Exercise instructions: Would you output the entries below only from the line containing "The plaintext blocks are P[0] = 73, P[1]" through the line containing "Let the 8-bit", exactly as they stand and with both ends included?

START Study material

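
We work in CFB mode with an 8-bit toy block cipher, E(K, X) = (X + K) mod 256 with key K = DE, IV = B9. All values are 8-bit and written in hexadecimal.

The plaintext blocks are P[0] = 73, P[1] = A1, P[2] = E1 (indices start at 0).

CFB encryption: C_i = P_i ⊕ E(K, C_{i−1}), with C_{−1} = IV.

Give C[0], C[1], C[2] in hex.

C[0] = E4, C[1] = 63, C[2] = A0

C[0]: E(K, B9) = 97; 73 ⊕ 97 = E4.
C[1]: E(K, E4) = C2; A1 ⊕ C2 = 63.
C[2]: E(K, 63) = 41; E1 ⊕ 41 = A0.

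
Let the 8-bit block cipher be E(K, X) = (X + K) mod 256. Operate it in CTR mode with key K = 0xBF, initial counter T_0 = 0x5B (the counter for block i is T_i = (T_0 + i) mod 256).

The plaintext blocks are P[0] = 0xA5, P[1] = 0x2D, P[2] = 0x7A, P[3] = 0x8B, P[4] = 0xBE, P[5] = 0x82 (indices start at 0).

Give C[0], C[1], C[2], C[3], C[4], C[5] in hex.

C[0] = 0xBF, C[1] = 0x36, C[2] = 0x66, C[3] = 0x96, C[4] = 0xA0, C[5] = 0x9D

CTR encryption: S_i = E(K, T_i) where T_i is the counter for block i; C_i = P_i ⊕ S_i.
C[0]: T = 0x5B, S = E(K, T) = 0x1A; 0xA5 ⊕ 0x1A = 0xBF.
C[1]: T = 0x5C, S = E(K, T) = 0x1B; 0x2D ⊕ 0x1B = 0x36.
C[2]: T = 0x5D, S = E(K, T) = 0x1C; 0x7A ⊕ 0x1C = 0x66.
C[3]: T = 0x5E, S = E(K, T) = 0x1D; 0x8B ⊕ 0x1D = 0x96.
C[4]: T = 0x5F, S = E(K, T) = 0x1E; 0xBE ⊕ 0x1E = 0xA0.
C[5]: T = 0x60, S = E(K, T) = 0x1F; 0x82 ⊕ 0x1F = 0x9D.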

END Study material
START Study material

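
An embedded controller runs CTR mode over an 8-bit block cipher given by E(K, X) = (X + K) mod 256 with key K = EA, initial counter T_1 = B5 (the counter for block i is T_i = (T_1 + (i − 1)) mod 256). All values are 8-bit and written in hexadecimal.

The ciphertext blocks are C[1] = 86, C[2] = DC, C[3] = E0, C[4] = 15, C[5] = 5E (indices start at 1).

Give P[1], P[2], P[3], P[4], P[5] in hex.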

END Study material

Reply to the exercise:
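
The plaintext blocks are P[0] = 73, P[1] = A1, P[2] = E1 (indices start at 0).

CFB encryption: C_i = P_i ⊕ E(K, C_{i−1}), with C_{−1} = IV.

Give C[0], C[1], C[2] in hex.

C[0] = E4, C[1] = 63, C[2] = A0

C[0]: E(K, B9) = 97; 73 ⊕ 97 = E4.
C[1]: E(K, E4) = C2; A1 ⊕ C2 = 63.
C[2]: E(K, 63) = 41; E1 ⊕ 41 = A0.

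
Let the 8-bit block cipher be E(K, X) = (X + K) mod 256. Operate it in CTR mode with key K = 0xBF, initial counter T_0 = 0x5B (the counter for block i is T_i = (T_0 + i) mod 256).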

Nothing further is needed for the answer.